Print word for word the records from the line containing "Calculate the absorbance" through the end.

Task data START

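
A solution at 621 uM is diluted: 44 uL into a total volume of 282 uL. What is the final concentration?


C2 = C1 * V1 / V2
C2 = 621 * 44 / 282
C2 = 96.8936 uM

96.8936 uM


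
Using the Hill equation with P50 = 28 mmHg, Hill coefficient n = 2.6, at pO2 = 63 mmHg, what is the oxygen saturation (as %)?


Y = pO2^n / (P50^n + pO2^n)
Y = 63^2.6 / (28^2.6 + 63^2.6)
Y = 89.17%

89.17%


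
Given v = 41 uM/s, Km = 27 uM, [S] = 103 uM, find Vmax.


Vmax = v * (Km + [S]) / [S]
Vmax = 41 * (27 + 103) / 103
Vmax = 51.7476 uM/s

51.7476 uM/s


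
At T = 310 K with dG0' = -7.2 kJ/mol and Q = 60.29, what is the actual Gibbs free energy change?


dG = dG0' + RT * ln(Q) / 1000
dG = -7.2 + 8.314 * 310 * ln(60.29) / 1000
dG = 3.3649 kJ/mol

3.3649 kJ/mol


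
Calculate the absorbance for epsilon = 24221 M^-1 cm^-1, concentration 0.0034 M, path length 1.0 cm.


A = epsilon * c * l
A = 24221 * 0.0034 * 1.0
A = 82.3514

82.3514


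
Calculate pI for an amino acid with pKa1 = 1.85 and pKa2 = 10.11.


pI = (pKa1 + pKa2) / 2
pI = (1.85 + 10.11) / 2
pI = 5.98

5.98


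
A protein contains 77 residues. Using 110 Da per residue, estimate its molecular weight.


MW = n_residues * 110 Da
MW = 77 * 110
MW = 8470 Da

8470 Da


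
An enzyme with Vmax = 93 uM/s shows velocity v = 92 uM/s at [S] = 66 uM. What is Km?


Km = [S] * (Vmax - v) / v
Km = 66 * (93 - 92) / 92
Km = 0.7174 uM

0.7174 uM


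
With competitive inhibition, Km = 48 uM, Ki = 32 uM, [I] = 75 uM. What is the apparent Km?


Km_app = Km * (1 + [I]/Ki)
Km_app = 48 * (1 + 75/32)
Km_app = 160.5 uM

160.5 uM


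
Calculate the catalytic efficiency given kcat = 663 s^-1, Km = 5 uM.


Catalytic efficiency = kcat / Km
= 663 / 5
= 132.6 uM^-1*s^-1

132.6 uM^-1*s^-1


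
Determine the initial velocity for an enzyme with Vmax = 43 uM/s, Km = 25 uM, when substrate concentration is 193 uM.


v = Vmax * [S] / (Km + [S])
v = 43 * 193 / (25 + 193)
v = 38.0688 uM/s

38.0688 uM/s


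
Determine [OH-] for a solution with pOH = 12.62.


[OH-] = 10^(-pOH)
[OH-] = 10^(-12.62)
[OH-] = 2.399e-13 M

2.399e-13 M


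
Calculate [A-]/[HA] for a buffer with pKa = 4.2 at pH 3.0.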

Task data END

**Task result**
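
Calculate the absorbance for epsilon = 24221 M^-1 cm^-1, concentration 0.0034 M, path length 1.0 cm.


A = epsilon * c * l
A = 24221 * 0.0034 * 1.0
A = 82.3514

82.3514


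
Calculate pI for an amino acid with pKa1 = 1.85 and pKa2 = 10.11.


pI = (pKa1 + pKa2) / 2
pI = (1.85 + 10.11) / 2
pI = 5.98

5.98


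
A protein contains 77 residues. Using 110 Da per residue, estimate its molecular weight.


MW = n_residues * 110 Da
MW = 77 * 110
MW = 8470 Da

8470 Da


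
An enzyme with Vmax = 93 uM/s shows velocity v = 92 uM/s at [S] = 66 uM. What is Km?


Km = [S] * (Vmax - v) / v
Km = 66 * (93 - 92) / 92
Km = 0.7174 uM

0.7174 uM


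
With competitive inhibition, Km = 48 uM, Ki = 32 uM, [I] = 75 uM. What is the apparent Km?


Km_app = Km * (1 + [I]/Ki)
Km_app = 48 * (1 + 75/32)
Km_app = 160.5 uM

160.5 uM


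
Calculate the catalytic efficiency given kcat = 663 s^-1, Km = 5 uM.


Catalytic efficiency = kcat / Km
= 663 / 5
= 132.6 uM^-1*s^-1

132.6 uM^-1*s^-1


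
Determine the initial velocity for an enzyme with Vmax = 43 uM/s, Km = 25 uM, when substrate concentration is 193 uM.


v = Vmax * [S] / (Km + [S])
v = 43 * 193 / (25 + 193)
v = 38.0688 uM/s

38.0688 uM/s


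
Determine [OH-] for a solution with pOH = 12.62.


[OH-] = 10^(-pOH)
[OH-] = 10^(-12.62)
[OH-] = 2.399e-13 M

2.399e-13 M


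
Calculate [A-]/[HA] for a buffer with pKa = 4.2 at pH 3.0.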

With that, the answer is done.